== EXERCISE ==
Give back exactly the lines of the material below that start at the line containing "- Crestway Logistics SpA holds 18%" and end at the line containing "Ridgeback SRL: Sven", and no others.

== THE INPUT ==

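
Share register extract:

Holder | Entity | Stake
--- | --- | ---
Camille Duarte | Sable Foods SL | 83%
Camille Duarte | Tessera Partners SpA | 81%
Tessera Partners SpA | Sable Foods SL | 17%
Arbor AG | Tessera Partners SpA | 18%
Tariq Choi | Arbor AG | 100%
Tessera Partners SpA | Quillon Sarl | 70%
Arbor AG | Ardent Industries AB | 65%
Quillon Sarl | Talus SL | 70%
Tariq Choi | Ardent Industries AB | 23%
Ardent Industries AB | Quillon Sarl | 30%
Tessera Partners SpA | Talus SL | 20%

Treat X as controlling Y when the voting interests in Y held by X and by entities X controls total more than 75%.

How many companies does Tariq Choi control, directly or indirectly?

2

Tariq holds 100% of Arbor, so Tariq controls Arbor.
Tariq and Arbor together hold 23% + 65% = 88% of Ardent, so Tariq controls Ardent.
No other company's threshold is met.
Tariq controls 2 companies.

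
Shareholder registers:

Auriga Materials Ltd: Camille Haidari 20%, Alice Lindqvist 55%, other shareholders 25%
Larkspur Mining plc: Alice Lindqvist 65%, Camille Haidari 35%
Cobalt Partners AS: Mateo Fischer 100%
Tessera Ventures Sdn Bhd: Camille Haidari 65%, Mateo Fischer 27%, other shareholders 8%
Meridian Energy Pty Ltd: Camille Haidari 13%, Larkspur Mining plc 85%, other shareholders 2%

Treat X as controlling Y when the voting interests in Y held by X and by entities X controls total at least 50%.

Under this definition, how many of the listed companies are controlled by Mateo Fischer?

1

Mateo holds 100% of Cobalt, so Mateo controls Cobalt.
No other company's threshold is met.
Mateo controls 1 company.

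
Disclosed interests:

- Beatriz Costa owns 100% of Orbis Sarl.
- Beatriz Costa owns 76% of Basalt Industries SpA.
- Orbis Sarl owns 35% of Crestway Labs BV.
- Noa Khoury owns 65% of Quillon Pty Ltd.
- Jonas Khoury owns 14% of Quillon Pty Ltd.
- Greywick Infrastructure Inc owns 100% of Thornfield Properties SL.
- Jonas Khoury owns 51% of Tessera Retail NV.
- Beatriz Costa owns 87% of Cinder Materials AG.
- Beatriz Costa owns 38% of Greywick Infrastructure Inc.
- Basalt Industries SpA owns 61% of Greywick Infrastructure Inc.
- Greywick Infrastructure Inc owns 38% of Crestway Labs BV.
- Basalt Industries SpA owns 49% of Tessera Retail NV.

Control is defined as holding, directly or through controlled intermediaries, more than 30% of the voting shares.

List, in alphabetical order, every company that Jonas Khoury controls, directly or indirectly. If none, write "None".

Jonas holds 51% of Tessera, so Jonas controls Tessera.
No other company's threshold is met.

Tessera Retail NV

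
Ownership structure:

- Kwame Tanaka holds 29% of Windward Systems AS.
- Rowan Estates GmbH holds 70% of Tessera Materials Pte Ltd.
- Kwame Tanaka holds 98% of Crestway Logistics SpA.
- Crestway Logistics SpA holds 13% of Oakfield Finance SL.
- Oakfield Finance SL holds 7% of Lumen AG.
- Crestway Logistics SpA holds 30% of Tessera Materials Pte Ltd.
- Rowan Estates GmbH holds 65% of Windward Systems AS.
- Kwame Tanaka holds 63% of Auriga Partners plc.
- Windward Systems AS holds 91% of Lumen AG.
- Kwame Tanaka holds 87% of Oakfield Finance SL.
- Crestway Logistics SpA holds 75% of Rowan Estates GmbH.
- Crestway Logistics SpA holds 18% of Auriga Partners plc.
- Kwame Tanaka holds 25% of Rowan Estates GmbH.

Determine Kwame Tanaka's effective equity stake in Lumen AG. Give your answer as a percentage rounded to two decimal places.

91.63%

Kwame reaches Lumen along 5 paths.
Via Crestway → Oakfield: 98% × 13% × 7% = 0.8918%.
Via Oakfield: 87% × 7% = 6.09%.
Via Windward: 29% × 91% = 26.39%.
Via Crestway → Rowan → Windward: 98% × 75% × 65% × 91% = 43.47525%.
Via Rowan → Windward: 25% × 65% × 91% = 14.7875%.
Total: 0.8918% + 6.09% + 26.39% + 43.47525% + 14.7875% = 91.63455%.
Rounded: 91.63%.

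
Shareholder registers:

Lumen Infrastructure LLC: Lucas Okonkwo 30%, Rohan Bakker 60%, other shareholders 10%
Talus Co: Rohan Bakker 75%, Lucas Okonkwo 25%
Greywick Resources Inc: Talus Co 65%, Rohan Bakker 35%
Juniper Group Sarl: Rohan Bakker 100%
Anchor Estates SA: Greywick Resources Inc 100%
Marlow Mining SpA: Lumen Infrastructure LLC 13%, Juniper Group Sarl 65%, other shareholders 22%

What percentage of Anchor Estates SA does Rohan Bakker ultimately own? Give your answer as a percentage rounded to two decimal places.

Rohan reaches Anchor along 2 paths.
Via Talus → Greywick: 75% × 65% × 100% = 48.75%.
Via Greywick: 35% × 100% = 35%.
Total: 48.75% + 35% = 83.75%.

83.75%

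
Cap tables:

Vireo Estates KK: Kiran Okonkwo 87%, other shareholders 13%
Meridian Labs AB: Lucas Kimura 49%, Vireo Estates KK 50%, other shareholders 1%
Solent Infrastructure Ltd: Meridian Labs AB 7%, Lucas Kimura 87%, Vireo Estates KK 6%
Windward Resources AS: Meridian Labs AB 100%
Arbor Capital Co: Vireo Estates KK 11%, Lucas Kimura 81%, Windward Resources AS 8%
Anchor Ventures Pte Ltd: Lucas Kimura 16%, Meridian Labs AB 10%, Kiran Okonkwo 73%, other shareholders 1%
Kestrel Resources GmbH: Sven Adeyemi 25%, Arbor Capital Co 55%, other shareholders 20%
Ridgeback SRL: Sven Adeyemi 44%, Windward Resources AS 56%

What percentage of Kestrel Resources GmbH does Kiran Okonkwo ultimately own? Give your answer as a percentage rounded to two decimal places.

7.18%

Kiran reaches Kestrel along 2 paths.
Via Vireo → Arbor: 87% × 11% × 55% = 5.2635%.
Via Vireo → Meridian → Windward → Arbor: 87% × 50% × 100% × 8% × 55% = 1.914%.
Total: 5.2635% + 1.914% = 7.1775%.
Rounded: 7.18%.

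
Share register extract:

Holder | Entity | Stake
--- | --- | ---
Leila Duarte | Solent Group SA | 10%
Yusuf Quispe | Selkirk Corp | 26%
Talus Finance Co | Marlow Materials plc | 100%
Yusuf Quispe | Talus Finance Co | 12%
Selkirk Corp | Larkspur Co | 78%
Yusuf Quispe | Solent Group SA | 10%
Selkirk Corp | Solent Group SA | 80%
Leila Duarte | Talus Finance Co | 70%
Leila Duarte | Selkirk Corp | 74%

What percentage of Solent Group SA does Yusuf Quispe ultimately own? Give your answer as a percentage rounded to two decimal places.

30.80%

Yusuf reaches Solent along 2 paths.
Direct stake: 10% = 10%.
Via Selkirk: 26% × 80% = 20.8%.
Total: 10% + 20.8% = 30.8%.
Rounded: 30.80%.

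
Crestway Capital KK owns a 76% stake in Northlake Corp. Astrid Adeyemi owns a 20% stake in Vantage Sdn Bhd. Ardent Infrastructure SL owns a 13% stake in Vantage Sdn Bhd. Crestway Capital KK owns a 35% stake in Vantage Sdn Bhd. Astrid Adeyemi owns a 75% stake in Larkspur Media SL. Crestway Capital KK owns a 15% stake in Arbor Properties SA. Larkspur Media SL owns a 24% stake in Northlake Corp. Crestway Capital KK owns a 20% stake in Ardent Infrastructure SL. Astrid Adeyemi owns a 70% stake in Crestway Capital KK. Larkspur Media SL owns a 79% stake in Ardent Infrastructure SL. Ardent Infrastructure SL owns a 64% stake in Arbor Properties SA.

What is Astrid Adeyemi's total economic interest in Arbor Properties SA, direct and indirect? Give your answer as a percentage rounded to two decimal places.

57.38%

Astrid reaches Arbor along 3 paths.
Via Crestway: 70% × 15% = 10.5%.
Via Crestway → Ardent: 70% × 20% × 64% = 8.96%.
Via Larkspur → Ardent: 75% × 79% × 64% = 37.92%.
Total: 10.5% + 8.96% + 37.92% = 57.38%.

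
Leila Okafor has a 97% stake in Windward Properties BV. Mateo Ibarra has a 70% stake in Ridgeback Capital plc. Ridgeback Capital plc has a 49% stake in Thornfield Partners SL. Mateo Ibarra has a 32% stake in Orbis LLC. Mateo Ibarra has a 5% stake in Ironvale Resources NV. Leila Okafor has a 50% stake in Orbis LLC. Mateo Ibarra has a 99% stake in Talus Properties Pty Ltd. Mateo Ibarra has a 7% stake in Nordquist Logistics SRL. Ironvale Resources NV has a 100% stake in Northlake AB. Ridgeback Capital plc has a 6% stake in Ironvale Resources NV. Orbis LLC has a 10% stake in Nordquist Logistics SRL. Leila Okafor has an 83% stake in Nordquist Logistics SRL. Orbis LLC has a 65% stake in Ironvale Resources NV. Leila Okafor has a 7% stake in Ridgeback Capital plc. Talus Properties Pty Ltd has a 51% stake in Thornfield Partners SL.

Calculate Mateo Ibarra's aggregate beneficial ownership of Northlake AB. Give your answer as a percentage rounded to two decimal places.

30.00%

Mateo reaches Northlake along 3 paths.
Via Ironvale: 5% × 100% = 5%.
Via Ridgeback → Ironvale: 70% × 6% × 100% = 4.2%.
Via Orbis → Ironvale: 32% × 65% × 100% = 20.8%.
Total: 5% + 4.2% + 20.8% = 30%.
Rounded: 30.00%.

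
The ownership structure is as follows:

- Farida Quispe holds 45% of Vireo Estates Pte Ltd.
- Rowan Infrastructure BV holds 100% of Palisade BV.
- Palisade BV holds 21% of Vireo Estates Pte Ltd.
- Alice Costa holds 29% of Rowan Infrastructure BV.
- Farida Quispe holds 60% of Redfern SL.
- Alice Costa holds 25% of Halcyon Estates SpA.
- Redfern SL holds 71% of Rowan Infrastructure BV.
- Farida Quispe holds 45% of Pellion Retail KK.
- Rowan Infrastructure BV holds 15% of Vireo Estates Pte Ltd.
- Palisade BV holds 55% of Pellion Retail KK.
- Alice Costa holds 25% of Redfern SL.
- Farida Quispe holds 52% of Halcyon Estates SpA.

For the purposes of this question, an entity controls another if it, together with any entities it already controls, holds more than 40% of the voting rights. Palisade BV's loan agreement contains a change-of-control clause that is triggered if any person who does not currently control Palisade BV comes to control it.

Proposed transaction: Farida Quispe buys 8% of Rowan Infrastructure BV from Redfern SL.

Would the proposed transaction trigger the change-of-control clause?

No

The purchase adds only to Farida's holdings (Redfern's stake shrinks), so Farida is the only person who could newly come to control Palisade.
Farida holds 60% of Redfern, so Farida controls Redfern.
Redfern holds 71% of Rowan, so Farida controls Rowan.
Rowan holds 100% of Palisade, so Farida controls Palisade.
So Farida already controls Palisade before the transaction.
After the purchase, Farida holds 8% of Rowan directly, and Redfern's stake falls to 63%.
Farida controlled Palisade already, so this is not a new person acquiring control; every other person's position is unchanged or reduced.
No new person acquires control, so the clause is not triggered.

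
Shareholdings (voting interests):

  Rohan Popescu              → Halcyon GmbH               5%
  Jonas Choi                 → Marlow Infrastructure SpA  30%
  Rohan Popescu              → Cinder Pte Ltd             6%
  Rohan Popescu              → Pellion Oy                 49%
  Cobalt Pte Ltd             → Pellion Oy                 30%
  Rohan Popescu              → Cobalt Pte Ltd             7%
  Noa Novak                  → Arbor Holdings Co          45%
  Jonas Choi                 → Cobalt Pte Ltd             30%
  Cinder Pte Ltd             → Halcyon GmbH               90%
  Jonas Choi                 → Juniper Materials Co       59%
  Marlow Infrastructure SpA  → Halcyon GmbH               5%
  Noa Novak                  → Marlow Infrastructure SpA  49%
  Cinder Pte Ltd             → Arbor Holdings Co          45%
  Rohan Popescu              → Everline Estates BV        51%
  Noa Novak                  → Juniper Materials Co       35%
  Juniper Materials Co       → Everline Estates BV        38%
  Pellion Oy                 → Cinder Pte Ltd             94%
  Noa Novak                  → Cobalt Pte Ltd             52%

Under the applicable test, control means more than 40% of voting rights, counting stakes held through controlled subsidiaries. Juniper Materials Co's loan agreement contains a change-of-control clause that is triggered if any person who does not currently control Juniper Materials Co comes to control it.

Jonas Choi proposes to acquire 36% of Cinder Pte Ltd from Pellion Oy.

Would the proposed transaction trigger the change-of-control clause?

The purchase adds only to Jonas's holdings (Pellion's stake shrinks), so Jonas is the only person who could newly come to control Juniper.
Jonas holds 59% of Juniper, so Jonas controls Juniper.
So Jonas already controls Juniper before the transaction.
After the purchase, Jonas holds 36% of Cinder directly, and Pellion's stake falls to 58%.
Jonas controlled Juniper already, so this is not a new person acquiring control; every other person's position is unchanged or reduced.
No new person acquires control, so the clause is not triggered.

No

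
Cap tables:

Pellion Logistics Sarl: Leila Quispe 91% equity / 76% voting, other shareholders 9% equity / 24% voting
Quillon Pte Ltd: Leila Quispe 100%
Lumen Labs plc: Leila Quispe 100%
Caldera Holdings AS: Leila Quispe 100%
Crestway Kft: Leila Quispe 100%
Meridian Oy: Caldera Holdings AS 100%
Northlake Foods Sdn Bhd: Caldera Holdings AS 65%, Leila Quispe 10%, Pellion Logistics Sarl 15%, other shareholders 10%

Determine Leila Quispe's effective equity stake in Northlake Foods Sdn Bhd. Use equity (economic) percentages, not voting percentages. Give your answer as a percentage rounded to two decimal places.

Leila reaches Northlake along 3 paths.
Via Caldera: 100% × 65% = 65%.
Direct stake: 10% = 10%.
Via Pellion: 91% × 15% = 13.65%.
Total: 65% + 10% + 13.65% = 88.65%.

88.65%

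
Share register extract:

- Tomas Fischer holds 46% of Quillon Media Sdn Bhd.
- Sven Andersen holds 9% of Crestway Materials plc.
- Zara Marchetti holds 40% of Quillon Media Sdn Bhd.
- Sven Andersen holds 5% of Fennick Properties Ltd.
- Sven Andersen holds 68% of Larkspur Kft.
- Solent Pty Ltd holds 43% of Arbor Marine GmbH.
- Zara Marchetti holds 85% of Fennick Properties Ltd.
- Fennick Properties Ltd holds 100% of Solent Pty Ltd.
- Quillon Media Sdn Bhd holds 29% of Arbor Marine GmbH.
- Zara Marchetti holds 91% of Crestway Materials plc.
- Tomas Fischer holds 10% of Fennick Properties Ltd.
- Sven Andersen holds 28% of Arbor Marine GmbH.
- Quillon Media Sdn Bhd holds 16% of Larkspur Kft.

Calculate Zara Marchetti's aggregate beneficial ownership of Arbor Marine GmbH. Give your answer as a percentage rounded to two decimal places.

Zara reaches Arbor along 2 paths.
Via Fennick → Solent: 85% × 100% × 43% = 36.55%.
Via Quillon: 40% × 29% = 11.6%.
Total: 36.55% + 11.6% = 48.15%.

48.15%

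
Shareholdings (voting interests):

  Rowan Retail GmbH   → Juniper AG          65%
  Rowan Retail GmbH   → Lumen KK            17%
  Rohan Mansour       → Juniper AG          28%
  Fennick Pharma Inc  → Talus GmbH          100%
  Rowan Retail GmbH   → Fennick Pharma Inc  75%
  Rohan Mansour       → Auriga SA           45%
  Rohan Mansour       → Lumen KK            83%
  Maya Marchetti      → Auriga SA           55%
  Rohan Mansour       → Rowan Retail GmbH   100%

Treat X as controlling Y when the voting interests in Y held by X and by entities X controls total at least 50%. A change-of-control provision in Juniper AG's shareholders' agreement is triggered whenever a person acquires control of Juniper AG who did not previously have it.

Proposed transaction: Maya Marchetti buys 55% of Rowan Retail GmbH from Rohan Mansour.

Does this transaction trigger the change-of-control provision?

Yes

The purchase adds only to Maya's holdings (Rohan's stake shrinks), so Maya is the only person who could newly come to control Juniper.
Maya holds 55% of Auriga, so Maya controls Auriga.
Neither Maya nor any entity Maya controls holds any voting interest in Juniper.
So before the transaction, Maya does not control Juniper.
After the purchase, Maya holds 55% of Rowan directly, and Rohan's stake falls to 45%.
Maya holds 55% of Rowan, so Maya controls Rowan.
Rowan holds 65% of Juniper, so Maya controls Juniper.
Maya did not control Juniper before and does after, so the clause is triggered.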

== OUTPUT OF THE TASK ==
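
- Crestway Logistics SpA holds 18% of Auriga Partners plc.
- Kwame Tanaka holds 25% of Rowan Estates GmbH.

Determine Kwame Tanaka's effective equity stake in Lumen AG. Give your answer as a percentage rounded to two decimal places.

91.63%

Kwame reaches Lumen along 5 paths.
Via Crestway → Oakfield: 98% × 13% × 7% = 0.8918%.
Via Oakfield: 87% × 7% = 6.09%.
Via Windward: 29% × 91% = 26.39%.
Via Crestway → Rowan → Windward: 98% × 75% × 65% × 91% = 43.47525%.
Via Rowan → Windward: 25% × 65% × 91% = 14.7875%.
Total: 0.8918% + 6.09% + 26.39% + 43.47525% + 14.7875% = 91.63455%.
Rounded: 91.63%.

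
Shareholder registers:

Lumen Infrastructure LLC: Lucas Okonkwo 30%, Rohan Bakker 60%, other shareholders 10%
Talus Co: Rohan Bakker 75%, Lucas Okonkwo 25%
Greywick Resources Inc: Talus Co 65%, Rohan Bakker 35%
Juniper Group Sarl: Rohan Bakker 100%
Anchor Estates SA: Greywick Resources Inc 100%
Marlow Mining SpA: Lumen Infrastructure LLC 13%, Juniper Group Sarl 65%, other shareholders 22%

What percentage of Anchor Estates SA does Rohan Bakker ultimately own? Give your answer as a percentage rounded to two decimal places.

Rohan reaches Anchor along 2 paths.
Via Talus → Greywick: 75% × 65% × 100% = 48.75%.
Via Greywick: 35% × 100% = 35%.
Total: 48.75% + 35% = 83.75%.

83.75%

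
Cap tables:

Vireo Estates KK: Kiran Okonkwo 87%, other shareholders 13%
Meridian Labs AB: Lucas Kimura 49%, Vireo Estates KK 50%, other shareholders 1%
Solent Infrastructure Ltd: Meridian Labs AB 7%, Lucas Kimura 87%, Vireo Estates KK 6%
Windward Resources AS: Meridian Labs AB 100%
Arbor Capital Co: Vireo Estates KK 11%, Lucas Kimura 81%, Windward Resources AS 8%
Anchor Ventures Pte Ltd: Lucas Kimura 16%, Meridian Labs AB 10%, Kiran Okonkwo 73%, other shareholders 1%
Kestrel Resources GmbH: Sven Adeyemi 25%, Arbor Capital Co 55%, other shareholders 20%
Ridgeback SRL: Sven Adeyemi 44%, Windward Resources AS 56%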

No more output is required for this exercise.